TASK REQUIREMENTS: This exercise needs all of the entries set down again, exactly as they read.

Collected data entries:
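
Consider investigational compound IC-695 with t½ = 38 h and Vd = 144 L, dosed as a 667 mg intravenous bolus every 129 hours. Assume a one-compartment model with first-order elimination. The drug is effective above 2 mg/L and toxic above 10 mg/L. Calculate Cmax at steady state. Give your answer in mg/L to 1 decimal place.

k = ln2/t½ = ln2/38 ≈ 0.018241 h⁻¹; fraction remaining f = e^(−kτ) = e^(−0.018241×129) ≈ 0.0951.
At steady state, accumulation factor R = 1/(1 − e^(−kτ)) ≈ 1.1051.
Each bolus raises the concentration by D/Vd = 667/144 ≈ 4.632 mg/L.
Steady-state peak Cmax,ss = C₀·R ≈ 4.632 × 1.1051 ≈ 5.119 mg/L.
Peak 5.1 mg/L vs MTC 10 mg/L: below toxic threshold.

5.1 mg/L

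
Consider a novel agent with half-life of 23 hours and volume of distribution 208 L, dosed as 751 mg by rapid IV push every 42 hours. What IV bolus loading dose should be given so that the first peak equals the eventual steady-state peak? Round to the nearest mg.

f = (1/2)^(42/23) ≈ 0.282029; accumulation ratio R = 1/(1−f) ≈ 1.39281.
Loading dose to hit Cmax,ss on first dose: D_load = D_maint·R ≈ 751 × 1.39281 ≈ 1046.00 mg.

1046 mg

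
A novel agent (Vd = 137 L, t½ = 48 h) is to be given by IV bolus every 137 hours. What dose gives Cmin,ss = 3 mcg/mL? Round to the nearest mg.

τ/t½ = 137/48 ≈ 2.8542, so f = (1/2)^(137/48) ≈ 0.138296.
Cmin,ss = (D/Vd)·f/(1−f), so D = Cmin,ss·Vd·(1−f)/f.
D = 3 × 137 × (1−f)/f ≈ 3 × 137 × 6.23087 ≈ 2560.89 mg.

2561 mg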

RESPONSE TO THIS TASK:
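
Consider investigational compound IC-695 with t½ = 38 h and Vd = 144 L, dosed as a 667 mg intravenous bolus every 129 hours. Assume a one-compartment model with first-order elimination. The drug is effective above 2 mg/L and toxic above 10 mg/L. Calculate Cmax at steady state. Give your answer in mg/L to 1 decimal place.

k = ln2/t½ = ln2/38 ≈ 0.018241 h⁻¹; fraction remaining f = e^(−kτ) = e^(−0.018241×129) ≈ 0.0951.
At steady state, accumulation factor R = 1/(1 − e^(−kτ)) ≈ 1.1051.
Each bolus raises the concentration by D/Vd = 667/144 ≈ 4.632 mg/L.
Steady-state peak Cmax,ss = C₀·R ≈ 4.632 × 1.1051 ≈ 5.119 mg/L.
Peak 5.1 mg/L vs MTC 10 mg/L: below toxic threshold.

5.1 mg/L

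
Consider a novel agent with half-life of 23 hours and volume of distribution 208 L, dosed as 751 mg by rapid IV push every 42 hours. What IV bolus loading dose should be given so that the first peak equals the eventual steady-state peak? Round to the nearest mg.

f = (1/2)^(42/23) ≈ 0.282029; accumulation ratio R = 1/(1−f) ≈ 1.39281.
Loading dose to hit Cmax,ss on first dose: D_load = D_maint·R ≈ 751 × 1.39281 ≈ 1046.00 mg.

1046 mg

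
A novel agent (Vd = 137 L, t½ = 48 h) is to be given by IV bolus every 137 hours. What dose gives Cmin,ss = 3 mcg/mL? Round to the nearest mg.

τ/t½ = 137/48 ≈ 2.8542, so f = (1/2)^(137/48) ≈ 0.138296.
Cmin,ss = (D/Vd)·f/(1−f), so D = Cmin,ss·Vd·(1−f)/f.
D = 3 × 137 × (1−f)/f ≈ 3 × 137 × 6.23087 ≈ 2560.89 mg.

2561 mg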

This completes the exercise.